─── Source data ───

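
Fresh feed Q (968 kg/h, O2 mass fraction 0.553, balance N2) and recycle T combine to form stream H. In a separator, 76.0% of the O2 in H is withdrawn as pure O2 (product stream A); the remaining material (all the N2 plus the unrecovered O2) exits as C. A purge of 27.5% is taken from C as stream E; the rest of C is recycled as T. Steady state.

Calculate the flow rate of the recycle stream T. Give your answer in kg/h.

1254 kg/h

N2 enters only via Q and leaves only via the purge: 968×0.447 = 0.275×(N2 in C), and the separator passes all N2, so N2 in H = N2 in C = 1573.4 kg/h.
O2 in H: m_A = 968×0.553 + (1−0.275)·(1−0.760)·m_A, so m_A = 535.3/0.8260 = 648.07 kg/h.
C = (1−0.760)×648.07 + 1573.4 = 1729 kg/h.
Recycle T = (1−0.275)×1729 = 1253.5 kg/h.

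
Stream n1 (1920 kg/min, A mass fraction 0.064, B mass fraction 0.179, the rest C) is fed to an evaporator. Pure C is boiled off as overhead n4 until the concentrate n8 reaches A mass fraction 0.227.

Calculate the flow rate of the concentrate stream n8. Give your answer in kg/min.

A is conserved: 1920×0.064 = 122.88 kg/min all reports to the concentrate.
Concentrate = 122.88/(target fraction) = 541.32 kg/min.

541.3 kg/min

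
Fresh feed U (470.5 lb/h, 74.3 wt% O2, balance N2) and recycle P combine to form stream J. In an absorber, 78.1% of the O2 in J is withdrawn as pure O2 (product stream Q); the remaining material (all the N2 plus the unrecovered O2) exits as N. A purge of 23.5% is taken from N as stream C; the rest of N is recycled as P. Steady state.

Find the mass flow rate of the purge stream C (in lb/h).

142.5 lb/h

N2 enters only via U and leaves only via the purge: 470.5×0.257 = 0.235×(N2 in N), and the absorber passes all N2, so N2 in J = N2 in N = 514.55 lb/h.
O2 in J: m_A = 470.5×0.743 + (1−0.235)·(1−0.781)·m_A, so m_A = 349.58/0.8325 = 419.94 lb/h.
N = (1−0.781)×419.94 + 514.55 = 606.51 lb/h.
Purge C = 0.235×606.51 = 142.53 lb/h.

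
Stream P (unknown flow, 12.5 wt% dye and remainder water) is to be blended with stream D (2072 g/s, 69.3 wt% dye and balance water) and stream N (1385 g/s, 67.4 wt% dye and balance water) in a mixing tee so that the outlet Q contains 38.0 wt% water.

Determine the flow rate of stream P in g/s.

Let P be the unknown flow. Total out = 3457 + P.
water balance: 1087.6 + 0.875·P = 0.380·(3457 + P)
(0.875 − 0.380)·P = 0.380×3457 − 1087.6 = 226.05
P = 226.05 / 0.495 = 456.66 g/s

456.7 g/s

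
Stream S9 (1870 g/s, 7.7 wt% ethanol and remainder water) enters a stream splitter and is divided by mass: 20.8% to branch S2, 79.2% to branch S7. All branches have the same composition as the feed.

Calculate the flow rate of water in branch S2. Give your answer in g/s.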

───

■ **Task item**
Could you write the whole listing out again, line for line?

■ **Answer space**
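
Fresh feed Q (968 kg/h, O2 mass fraction 0.553, balance N2) and recycle T combine to form stream H. In a separator, 76.0% of the O2 in H is withdrawn as pure O2 (product stream A); the remaining material (all the N2 plus the unrecovered O2) exits as C. A purge of 27.5% is taken from C as stream E; the rest of C is recycled as T. Steady state.

Calculate the flow rate of the recycle stream T. Give your answer in kg/h.

1254 kg/h

N2 enters only via Q and leaves only via the purge: 968×0.447 = 0.275×(N2 in C), and the separator passes all N2, so N2 in H = N2 in C = 1573.4 kg/h.
O2 in H: m_A = 968×0.553 + (1−0.275)·(1−0.760)·m_A, so m_A = 535.3/0.8260 = 648.07 kg/h.
C = (1−0.760)×648.07 + 1573.4 = 1729 kg/h.
Recycle T = (1−0.275)×1729 = 1253.5 kg/h.

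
Stream n1 (1920 kg/min, A mass fraction 0.064, B mass fraction 0.179, the rest C) is fed to an evaporator. Pure C is boiled off as overhead n4 until the concentrate n8 reaches A mass fraction 0.227.

Calculate the flow rate of the concentrate stream n8. Give your answer in kg/min.

A is conserved: 1920×0.064 = 122.88 kg/min all reports to the concentrate.
Concentrate = 122.88/(target fraction) = 541.32 kg/min.

541.3 kg/min

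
Fresh feed U (470.5 lb/h, 74.3 wt% O2, balance N2) and recycle P combine to form stream J. In an absorber, 78.1% of the O2 in J is withdrawn as pure O2 (product stream Q); the remaining material (all the N2 plus the unrecovered O2) exits as N. A purge of 23.5% is taken from N as stream C; the rest of N is recycled as P. Steady state.

Find the mass flow rate of the purge stream C (in lb/h).

142.5 lb/h

N2 enters only via U and leaves only via the purge: 470.5×0.257 = 0.235×(N2 in N), and the absorber passes all N2, so N2 in J = N2 in N = 514.55 lb/h.
O2 in J: m_A = 470.5×0.743 + (1−0.235)·(1−0.781)·m_A, so m_A = 349.58/0.8325 = 419.94 lb/h.
N = (1−0.781)×419.94 + 514.55 = 606.51 lb/h.
Purge C = 0.235×606.51 = 142.53 lb/h.

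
Stream P (unknown flow, 12.5 wt% dye and remainder water) is to be blended with stream D (2072 g/s, 69.3 wt% dye and balance water) and stream N (1385 g/s, 67.4 wt% dye and balance water) in a mixing tee so that the outlet Q contains 38.0 wt% water.

Determine the flow rate of stream P in g/s.

Let P be the unknown flow. Total out = 3457 + P.
water balance: 1087.6 + 0.875·P = 0.380·(3457 + P)
(0.875 − 0.380)·P = 0.380×3457 − 1087.6 = 226.05
P = 226.05 / 0.495 = 456.66 g/s

456.7 g/s

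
Stream S9 (1870 g/s, 7.7 wt% ethanol and remainder water) enters a stream splitter and is divided by mass: 20.8% to branch S2, 79.2% to branch S7. All branches have the same composition as the feed.

Calculate the flow rate of water in branch S2. Give your answer in g/s.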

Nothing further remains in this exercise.